» **BRIEF**
The line containing "Let λ be the number of 5xx" and every line after it, through the last one below: output exactly these and nothing else.

» **RECORDS SUPPLIED**

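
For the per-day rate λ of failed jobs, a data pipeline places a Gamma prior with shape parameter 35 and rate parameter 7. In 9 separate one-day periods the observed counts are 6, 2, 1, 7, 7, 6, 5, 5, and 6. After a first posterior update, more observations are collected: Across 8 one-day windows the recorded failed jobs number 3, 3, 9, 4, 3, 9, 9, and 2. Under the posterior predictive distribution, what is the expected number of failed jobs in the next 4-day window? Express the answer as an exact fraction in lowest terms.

61/3

Total count: 6 + 2 + 1 + 7 + 7 + 6 + 5 + 5 + 6 = 45.
Total exposure: 9 days.
After the first batch: Gamma(35 + 45, 7 + 9) = Gamma(80, 16).
Total count: 3 + 3 + 9 + 4 + 3 + 9 + 9 + 2 = 42.
Total exposure: 8 days.
After the second batch: Gamma(80 + 42, 16 + 8) = Gamma(122, 24).
Predictive mean over a 4-day window = T·E[λ|data] = 4·122/24 = 61/3.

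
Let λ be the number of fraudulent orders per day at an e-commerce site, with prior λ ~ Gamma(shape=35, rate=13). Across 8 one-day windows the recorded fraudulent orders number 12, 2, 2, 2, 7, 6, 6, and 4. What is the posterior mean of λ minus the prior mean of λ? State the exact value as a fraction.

Total count: 12 + 2 + 2 + 2 + 7 + 6 + 6 + 4 = 41.
Total exposure: 8 days.
By Gamma–Poisson conjugacy, the posterior is Gamma(α + Σx, β + Σt) = Gamma(35 + 41, 13 + 8) = Gamma(76, 21).
Posterior mean = 76/21 = 76/21; prior mean = 35/13 = 35/13. Difference = 76/21 − 35/13 = 253/273.

253/273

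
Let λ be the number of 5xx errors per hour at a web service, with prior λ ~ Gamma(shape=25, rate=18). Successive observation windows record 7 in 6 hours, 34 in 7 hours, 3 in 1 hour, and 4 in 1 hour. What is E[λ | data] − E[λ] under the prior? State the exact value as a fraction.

Total count: 7 + 34 + 3 + 4 = 48.
Total exposure: 6 + 7 + 1 + 1 = 15 hours.
By Gamma–Poisson conjugacy, the posterior is Gamma(α + Σx, β + Σt) = Gamma(25 + 48, 18 + 15) = Gamma(73, 33).
Posterior mean = 73/33 = 73/33; prior mean = 25/18 = 25/18. Difference = 73/33 − 25/18 = 163/198.

163/198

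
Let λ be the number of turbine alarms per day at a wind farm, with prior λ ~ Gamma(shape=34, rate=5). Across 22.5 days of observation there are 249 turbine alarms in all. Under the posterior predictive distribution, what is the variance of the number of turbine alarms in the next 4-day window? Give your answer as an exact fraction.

142632/3025

Total count 249 over total exposure 22.5 days.
The Gamma prior is conjugate for the Poisson rate, so λ | data ~ Gamma(34+249, 5+22.5) = Gamma(283, 55/2).
The posterior predictive for a window of length T is Negative Binomial with variance T·α'·(β'+T)/β'² = 4·283·(63/2)/(3025/4) = 142632/3025.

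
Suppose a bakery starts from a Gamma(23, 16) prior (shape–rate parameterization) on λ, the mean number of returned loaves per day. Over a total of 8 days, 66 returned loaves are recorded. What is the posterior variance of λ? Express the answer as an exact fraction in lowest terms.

89/576

Total count 66 over total exposure 8 days.
The Gamma prior is conjugate for the Poisson rate, so λ | data ~ Gamma(23+66, 16+8) = Gamma(89, 24).
Posterior variance = α'/β'² = 89/576.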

» **RESPONSE TO THIS EXERCISE**
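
Let λ be the number of 5xx errors per hour at a web service, with prior λ ~ Gamma(shape=25, rate=18). Successive observation windows record 7 in 6 hours, 34 in 7 hours, 3 in 1 hour, and 4 in 1 hour. What is E[λ | data] − E[λ] under the prior? State the exact value as a fraction.

Total count: 7 + 34 + 3 + 4 = 48.
Total exposure: 6 + 7 + 1 + 1 = 15 hours.
By Gamma–Poisson conjugacy, the posterior is Gamma(α + Σx, β + Σt) = Gamma(25 + 48, 18 + 15) = Gamma(73, 33).
Posterior mean = 73/33 = 73/33; prior mean = 25/18 = 25/18. Difference = 73/33 − 25/18 = 163/198.

163/198

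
Let λ be the number of turbine alarms per day at a wind farm, with prior λ ~ Gamma(shape=34, rate=5). Across 22.5 days of observation there are 249 turbine alarms in all. Under the posterior predictive distribution, what is the variance of the number of turbine alarms in the next 4-day window? Give your answer as an exact fraction.

142632/3025

Total count 249 over total exposure 22.5 days.
The Gamma prior is conjugate for the Poisson rate, so λ | data ~ Gamma(34+249, 5+22.5) = Gamma(283, 55/2).
The posterior predictive for a window of length T is Negative Binomial with variance T·α'·(β'+T)/β'² = 4·283·(63/2)/(3025/4) = 142632/3025.

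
Suppose a bakery starts from a Gamma(23, 16) prior (shape–rate parameterization) on λ, the mean number of returned loaves per day. Over a total of 8 days, 66 returned loaves are recorded. What is the posterior variance of λ? Express the answer as an exact fraction in lowest terms.

89/576

Total count 66 over total exposure 8 days.
The Gamma prior is conjugate for the Poisson rate, so λ | data ~ Gamma(23+66, 16+8) = Gamma(89, 24).
Posterior variance = α'/β'² = 89/576.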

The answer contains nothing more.